### TASK OBJECTIVE
Look through the listing below, and wherever a line has the string "with", copy it.

### SOURCE RECORDS

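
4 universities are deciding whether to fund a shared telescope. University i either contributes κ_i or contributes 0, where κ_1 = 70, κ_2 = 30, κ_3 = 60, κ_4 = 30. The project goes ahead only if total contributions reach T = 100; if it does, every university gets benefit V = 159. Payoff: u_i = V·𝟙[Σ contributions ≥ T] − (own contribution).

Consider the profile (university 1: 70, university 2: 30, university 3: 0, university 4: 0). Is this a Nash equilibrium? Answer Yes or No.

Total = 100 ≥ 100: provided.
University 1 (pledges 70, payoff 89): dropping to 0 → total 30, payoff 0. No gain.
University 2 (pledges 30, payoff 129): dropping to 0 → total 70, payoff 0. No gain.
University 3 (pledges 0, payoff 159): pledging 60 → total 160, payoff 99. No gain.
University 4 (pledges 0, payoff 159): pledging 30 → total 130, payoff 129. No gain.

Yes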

--

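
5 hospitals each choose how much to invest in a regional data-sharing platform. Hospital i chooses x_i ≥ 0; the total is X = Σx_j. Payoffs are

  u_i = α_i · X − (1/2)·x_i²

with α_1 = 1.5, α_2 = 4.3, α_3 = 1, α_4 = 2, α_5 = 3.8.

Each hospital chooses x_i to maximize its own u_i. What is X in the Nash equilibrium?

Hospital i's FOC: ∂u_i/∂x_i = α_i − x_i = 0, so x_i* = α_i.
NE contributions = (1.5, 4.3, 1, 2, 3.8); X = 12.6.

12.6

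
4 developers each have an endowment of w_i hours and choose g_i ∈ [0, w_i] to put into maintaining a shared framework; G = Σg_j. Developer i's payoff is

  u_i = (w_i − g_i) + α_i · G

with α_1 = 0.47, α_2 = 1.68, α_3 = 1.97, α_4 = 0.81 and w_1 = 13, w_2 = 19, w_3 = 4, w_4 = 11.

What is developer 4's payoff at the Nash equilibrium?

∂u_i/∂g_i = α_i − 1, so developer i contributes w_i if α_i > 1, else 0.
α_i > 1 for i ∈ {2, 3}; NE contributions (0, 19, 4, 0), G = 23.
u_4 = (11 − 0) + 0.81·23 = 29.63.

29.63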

### RESULT
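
with α_1 = 1.5, α_2 = 4.3, α_3 = 1, α_4 = 2, α_5 = 3.8.
with α_1 = 0.47, α_2 = 1.68, α_3 = 1.97, α_4 = 0.81 and w_1 = 13, w_2 = 19, w_3 = 4, w_4 = 11.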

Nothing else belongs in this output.